Segment Start: Dataset extract

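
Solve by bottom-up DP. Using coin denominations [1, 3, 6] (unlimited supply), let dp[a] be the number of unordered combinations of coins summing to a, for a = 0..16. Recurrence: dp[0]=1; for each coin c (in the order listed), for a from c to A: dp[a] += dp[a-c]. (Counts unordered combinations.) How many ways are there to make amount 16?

12

after  coin     0     1     2     3     4     5     6     7     8     9    10    11    12    13    14    15    16
          1     1     1     1     1     1     1     1     1     1     1     1     1     1     1     1     1     1
          3     1     1     1     2     2     2     3     3     3     4     4     4     5     5     5     6     6
          6     1     1     1     2     2     2     4     4     4     6     6     6     9     9     9    12    12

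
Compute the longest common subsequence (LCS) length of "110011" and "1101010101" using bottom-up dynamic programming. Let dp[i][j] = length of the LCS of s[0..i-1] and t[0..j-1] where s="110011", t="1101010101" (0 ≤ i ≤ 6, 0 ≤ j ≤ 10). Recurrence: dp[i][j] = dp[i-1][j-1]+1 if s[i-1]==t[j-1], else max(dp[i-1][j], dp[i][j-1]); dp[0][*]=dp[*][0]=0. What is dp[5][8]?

   ''  1  1  0  1  0  1  0  1  0  1
''  0  0  0  0  0  0  0  0  0  0  0
 1  0  1  1  1  1  1  1  1  1  1  1
 1  0  1  2  2  2  2  2  2  2  2  2
 0  0  1  2  3  3  3  3  3  3  3  3
 0  0  1  2  3  3  4  4  4  4  4  4
 1  0  1  2  3  4  4  5  5  5  5  5
 1  0  1  2  3  4  4  5  5  6  6  6

5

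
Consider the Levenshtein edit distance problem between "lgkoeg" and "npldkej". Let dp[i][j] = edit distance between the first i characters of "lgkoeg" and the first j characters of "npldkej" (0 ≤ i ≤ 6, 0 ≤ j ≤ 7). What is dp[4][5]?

4

   ''  n  p  l  d  k  e  j
''  0  1  2  3  4  5  6  7
 l  1  1  2  2  3  4  5  6
 g  2  2  2  3  3  4  5  6
 k  3  3  3  3  4  3  4  5
 o  4  4  4  4  4  4  4  5
 e  5  5  5  5  5  5  4  5
 g  6  6  6  6  6  6  5  5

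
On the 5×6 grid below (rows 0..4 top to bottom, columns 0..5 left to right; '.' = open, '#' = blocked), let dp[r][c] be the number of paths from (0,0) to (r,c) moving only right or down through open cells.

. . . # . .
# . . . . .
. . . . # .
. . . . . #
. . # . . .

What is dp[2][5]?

r\c   0   1   2   3   4   5
  0   1   1   1   0   0   0
  1   0   1   2   2   2   2
  2   0   1   3   5   0   2
  3   0   1   4   9   9   0
  4   0   1   0   9  18  18

2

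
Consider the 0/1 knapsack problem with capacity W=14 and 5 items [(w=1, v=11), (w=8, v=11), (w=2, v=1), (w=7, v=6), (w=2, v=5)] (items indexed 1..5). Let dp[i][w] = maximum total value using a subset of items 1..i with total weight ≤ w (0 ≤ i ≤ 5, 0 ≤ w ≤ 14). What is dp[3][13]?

i\w   0   1   2   3   4   5   6   7   8   9  10  11  12  13  14
  0   0   0   0   0   0   0   0   0   0   0   0   0   0   0   0
  1   0  11  11  11  11  11  11  11  11  11  11  11  11  11  11
  2   0  11  11  11  11  11  11  11  11  22  22  22  22  22  22
  3   0  11  11  12  12  12  12  12  12  22  22  23  23  23  23
  4   0  11  11  12  12  12  12  12  17  22  22  23  23  23  23
  5   0  11  11  16  16  17  17  17  17  22  22  27  27  28  28

23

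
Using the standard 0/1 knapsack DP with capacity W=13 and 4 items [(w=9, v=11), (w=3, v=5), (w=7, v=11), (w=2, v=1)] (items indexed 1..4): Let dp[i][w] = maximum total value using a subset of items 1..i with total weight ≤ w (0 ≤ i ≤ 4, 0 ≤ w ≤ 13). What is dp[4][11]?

16

i\w   0   1   2   3   4   5   6   7   8   9  10  11  12  13
  0   0   0   0   0   0   0   0   0   0   0   0   0   0   0
  1   0   0   0   0   0   0   0   0   0  11  11  11  11  11
  2   0   0   0   5   5   5   5   5   5  11  11  11  16  16
  3   0   0   0   5   5   5   5  11  11  11  16  16  16  16
  4   0   0   1   5   5   6   6  11  11  12  16  16  17  17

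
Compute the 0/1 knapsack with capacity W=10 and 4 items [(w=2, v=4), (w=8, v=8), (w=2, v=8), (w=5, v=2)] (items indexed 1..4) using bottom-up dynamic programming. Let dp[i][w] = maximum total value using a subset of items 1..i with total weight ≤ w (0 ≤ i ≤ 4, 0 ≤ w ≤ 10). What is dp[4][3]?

i\w   0   1   2   3   4   5   6   7   8   9  10
  0   0   0   0   0   0   0   0   0   0   0   0
  1   0   0   4   4   4   4   4   4   4   4   4
  2   0   0   4   4   4   4   4   4   8   8  12
  3   0   0   8   8  12  12  12  12  12  12  16
  4   0   0   8   8  12  12  12  12  12  14  16

8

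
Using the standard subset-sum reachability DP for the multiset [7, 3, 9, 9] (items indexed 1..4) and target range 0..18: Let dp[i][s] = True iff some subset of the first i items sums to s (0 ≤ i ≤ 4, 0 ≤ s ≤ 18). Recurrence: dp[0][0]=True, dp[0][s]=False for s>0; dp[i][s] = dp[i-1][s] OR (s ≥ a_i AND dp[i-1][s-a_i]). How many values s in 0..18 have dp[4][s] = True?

i\s   0   1   2   3   4   5   6   7   8   9  10  11  12  13  14  15  16  17  18
  0   T   F   F   F   F   F   F   F   F   F   F   F   F   F   F   F   F   F   F
  1   T   F   F   F   F   F   F   T   F   F   F   F   F   F   F   F   F   F   F
  2   T   F   F   T   F   F   F   T   F   F   T   F   F   F   F   F   F   F   F
  3   T   F   F   T   F   F   F   T   F   T   T   F   T   F   F   F   T   F   F
  4   T   F   F   T   F   F   F   T   F   T   T   F   T   F   F   F   T   F   T

8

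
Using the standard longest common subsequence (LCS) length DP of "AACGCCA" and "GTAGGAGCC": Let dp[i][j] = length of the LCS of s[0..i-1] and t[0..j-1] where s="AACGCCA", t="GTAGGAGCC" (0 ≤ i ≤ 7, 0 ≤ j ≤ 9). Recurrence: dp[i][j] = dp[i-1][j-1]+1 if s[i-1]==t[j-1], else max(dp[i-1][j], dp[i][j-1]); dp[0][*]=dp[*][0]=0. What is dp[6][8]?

4

   ''  G  T  A  G  G  A  G  C  C
''  0  0  0  0  0  0  0  0  0  0
 A  0  0  0  1  1  1  1  1  1  1
 A  0  0  0  1  1  1  2  2  2  2
 C  0  0  0  1  1  1  2  2  3  3
 G  0  1  1  1  2  2  2  3  3  3
 C  0  1  1  1  2  2  2  3  4  4
 C  0  1  1  1  2  2  2  3  4  5
 A  0  1  1  2  2  2  3  3  4  5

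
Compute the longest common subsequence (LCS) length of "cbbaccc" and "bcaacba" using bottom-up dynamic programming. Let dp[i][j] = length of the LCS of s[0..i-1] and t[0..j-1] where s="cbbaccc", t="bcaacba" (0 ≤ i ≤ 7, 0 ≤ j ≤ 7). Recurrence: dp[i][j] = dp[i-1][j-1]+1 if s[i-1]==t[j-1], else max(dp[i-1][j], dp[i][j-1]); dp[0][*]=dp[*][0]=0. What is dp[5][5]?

   ''  b  c  a  a  c  b  a
''  0  0  0  0  0  0  0  0
 c  0  0  1  1  1  1  1  1
 b  0  1  1  1  1  1  2  2
 b  0  1  1  1  1  1  2  2
 a  0  1  1  2  2  2  2  3
 c  0  1  2  2  2  3  3  3
 c  0  1  2  2  2  3  3  3
 c  0  1  2  2  2  3  3  3

3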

Segment End: Dataset extract

What is needed:
Give back the lines above exactly, from the one with "What is dp[5][5]?" through the last line.

Task output:
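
Compute the longest common subsequence (LCS) length of "cbbaccc" and "bcaacba" using bottom-up dynamic programming. Let dp[i][j] = length of the LCS of s[0..i-1] and t[0..j-1] where s="cbbaccc", t="bcaacba" (0 ≤ i ≤ 7, 0 ≤ j ≤ 7). Recurrence: dp[i][j] = dp[i-1][j-1]+1 if s[i-1]==t[j-1], else max(dp[i-1][j], dp[i][j-1]); dp[0][*]=dp[*][0]=0. What is dp[5][5]?

   ''  b  c  a  a  c  b  a
''  0  0  0  0  0  0  0  0
 c  0  0  1  1  1  1  1  1
 b  0  1  1  1  1  1  2  2
 b  0  1  1  1  1  1  2  2
 a  0  1  1  2  2  2  2  3
 c  0  1  2  2  2  3  3  3
 c  0  1  2  2  2  3  3  3
 c  0  1  2  2  2  3  3  3

3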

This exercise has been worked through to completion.